WHAT YOU ARE ASKED TO DO →
Copy each entry below exactly as it appears.

EXTRACTED INFORMATION →
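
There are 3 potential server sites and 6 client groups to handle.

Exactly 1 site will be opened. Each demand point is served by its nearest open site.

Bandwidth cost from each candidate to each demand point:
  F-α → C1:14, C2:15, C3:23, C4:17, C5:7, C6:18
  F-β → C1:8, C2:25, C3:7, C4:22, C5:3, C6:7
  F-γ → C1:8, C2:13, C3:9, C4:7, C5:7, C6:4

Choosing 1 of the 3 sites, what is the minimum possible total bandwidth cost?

48

Open {F-γ}.
  C1→F-γ 8, C2→F-γ 13, C3→F-γ 9, C4→F-γ 7, C5→F-γ 7, C6→F-γ 4  ⇒ total 48.
Compare {F-β}: total 72.
Compare {F-α}: total 94.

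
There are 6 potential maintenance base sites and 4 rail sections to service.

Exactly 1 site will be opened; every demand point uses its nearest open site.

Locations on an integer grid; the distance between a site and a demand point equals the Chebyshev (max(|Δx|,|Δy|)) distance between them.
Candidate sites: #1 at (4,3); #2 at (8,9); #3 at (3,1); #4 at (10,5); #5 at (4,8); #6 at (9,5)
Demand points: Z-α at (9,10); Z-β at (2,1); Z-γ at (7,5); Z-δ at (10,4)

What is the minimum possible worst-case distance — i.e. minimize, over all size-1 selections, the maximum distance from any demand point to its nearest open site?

7

Open {#1}.
  Farthest demand point is Z-α at distance 7 (to #1); all others are ≤ 7.
With {#5} the worst case is 7.
With {#6} the worst case is 7.
No size-1 selection achieves below 7.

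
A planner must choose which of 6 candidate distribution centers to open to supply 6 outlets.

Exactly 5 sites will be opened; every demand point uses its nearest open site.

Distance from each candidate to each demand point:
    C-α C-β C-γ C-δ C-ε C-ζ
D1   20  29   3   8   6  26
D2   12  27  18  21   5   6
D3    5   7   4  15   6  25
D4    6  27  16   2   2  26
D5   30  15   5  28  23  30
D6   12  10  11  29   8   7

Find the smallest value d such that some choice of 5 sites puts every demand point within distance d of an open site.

7

Open {D1, D2, D3, D4, D5}.
  Farthest demand point is C-β at distance 7 (to D3); all others are ≤ 7.
With {D1, D2, D3, D4, D6} the worst case is 7.
With {D1, D3, D4, D5, D6} the worst case is 7.
No size-5 selection achieves below 7.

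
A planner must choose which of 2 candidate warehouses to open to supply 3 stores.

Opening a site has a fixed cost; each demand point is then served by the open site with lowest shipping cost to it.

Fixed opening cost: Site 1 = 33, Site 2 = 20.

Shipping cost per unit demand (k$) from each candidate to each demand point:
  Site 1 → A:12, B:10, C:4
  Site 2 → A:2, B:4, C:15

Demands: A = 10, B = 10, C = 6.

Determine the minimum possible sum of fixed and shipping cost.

137

Open {Site 1, Site 2}: assign each demand point to its cheapest open site.
  A→Site 2 10×2=20, B→Site 2 10×4=40, C→Site 1 6×4=24
  shipping cost 84, fixed 53 → total 137.
Compare {Site 2}: shipping cost 150 + fixed 20 = 170.
Compare {Site 1}: shipping cost 244 + fixed 33 = 277.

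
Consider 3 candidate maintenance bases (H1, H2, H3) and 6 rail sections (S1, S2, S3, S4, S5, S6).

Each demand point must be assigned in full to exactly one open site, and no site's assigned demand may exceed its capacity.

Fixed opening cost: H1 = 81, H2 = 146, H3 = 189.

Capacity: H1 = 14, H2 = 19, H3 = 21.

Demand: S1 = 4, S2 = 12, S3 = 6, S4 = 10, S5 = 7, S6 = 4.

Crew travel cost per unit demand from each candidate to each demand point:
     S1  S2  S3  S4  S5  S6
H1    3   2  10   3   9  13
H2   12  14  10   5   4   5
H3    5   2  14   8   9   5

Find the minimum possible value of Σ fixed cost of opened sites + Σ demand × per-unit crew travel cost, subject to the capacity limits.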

RESPONSE AREA →
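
There are 3 potential server sites and 6 client groups to handle.

Exactly 1 site will be opened. Each demand point is served by its nearest open site.

Bandwidth cost from each candidate to each demand point:
  F-α → C1:14, C2:15, C3:23, C4:17, C5:7, C6:18
  F-β → C1:8, C2:25, C3:7, C4:22, C5:3, C6:7
  F-γ → C1:8, C2:13, C3:9, C4:7, C5:7, C6:4

Choosing 1 of the 3 sites, what is the minimum possible total bandwidth cost?

48

Open {F-γ}.
  C1→F-γ 8, C2→F-γ 13, C3→F-γ 9, C4→F-γ 7, C5→F-γ 7, C6→F-γ 4  ⇒ total 48.
Compare {F-β}: total 72.
Compare {F-α}: total 94.

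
There are 6 potential maintenance base sites and 4 rail sections to service.

Exactly 1 site will be opened; every demand point uses its nearest open site.

Locations on an integer grid; the distance between a site and a demand point equals the Chebyshev (max(|Δx|,|Δy|)) distance between them.
Candidate sites: #1 at (4,3); #2 at (8,9); #3 at (3,1); #4 at (10,5); #5 at (4,8); #6 at (9,5)
Demand points: Z-α at (9,10); Z-β at (2,1); Z-γ at (7,5); Z-δ at (10,4)

What is the minimum possible worst-case distance — i.e. minimize, over all size-1 selections, the maximum distance from any demand point to its nearest open site?

7

Open {#1}.
  Farthest demand point is Z-α at distance 7 (to #1); all others are ≤ 7.
With {#5} the worst case is 7.
With {#6} the worst case is 7.
No size-1 selection achieves below 7.

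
A planner must choose which of 6 candidate distribution centers to open to supply 6 outlets.

Exactly 5 sites will be opened; every demand point uses its nearest open site.

Distance from each candidate to each demand point:
    C-α C-β C-γ C-δ C-ε C-ζ
D1   20  29   3   8   6  26
D2   12  27  18  21   5   6
D3    5   7   4  15   6  25
D4    6  27  16   2   2  26
D5   30  15   5  28  23  30
D6   12  10  11  29   8   7

Find the smallest value d such that some choice of 5 sites puts every demand point within distance d of an open site.

7

Open {D1, D2, D3, D4, D5}.
  Farthest demand point is C-β at distance 7 (to D3); all others are ≤ 7.
With {D1, D2, D3, D4, D6} the worst case is 7.
With {D1, D3, D4, D5, D6} the worst case is 7.
No size-5 selection achieves below 7.

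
A planner must choose which of 2 candidate warehouses to open to supply 3 stores.

Opening a site has a fixed cost; each demand point is then served by the open site with lowest shipping cost to it.

Fixed opening cost: Site 1 = 33, Site 2 = 20.

Shipping cost per unit demand (k$) from each candidate to each demand point:
  Site 1 → A:12, B:10, C:4
  Site 2 → A:2, B:4, C:15

Demands: A = 10, B = 10, C = 6.

Determine the minimum possible sum of fixed and shipping cost.

137

Open {Site 1, Site 2}: assign each demand point to its cheapest open site.
  A→Site 2 10×2=20, B→Site 2 10×4=40, C→Site 1 6×4=24
  shipping cost 84, fixed 53 → total 137.
Compare {Site 2}: shipping cost 150 + fixed 20 = 170.
Compare {Site 1}: shipping cost 244 + fixed 33 = 277.

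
Consider 3 candidate maintenance bases (H1, H2, H3) and 6 rail sections (S1, S2, S3, S4, S5, S6).

Each demand point must be assigned in full to exactly one open site, and no site's assigned demand may exceed its capacity.

Fixed opening cost: H1 = 81, H2 = 146, H3 = 189.

Capacity: H1 = 14, H2 = 19, H3 = 21.

Demand: S1 = 4, S2 = 12, S3 = 6, S4 = 10, S5 = 7, S6 = 4.

Crew travel cost per unit demand from each candidate to each demand point:
     S1  S2  S3  S4  S5  S6
H1    3   2  10   3   9  13
H2   12  14  10   5   4   5
H3    5   2  14   8   9   5

Find the minimum possible value of Σ fixed cost of opened sites + Σ demand × per-unit crew travel cost, subject to the capacity limits.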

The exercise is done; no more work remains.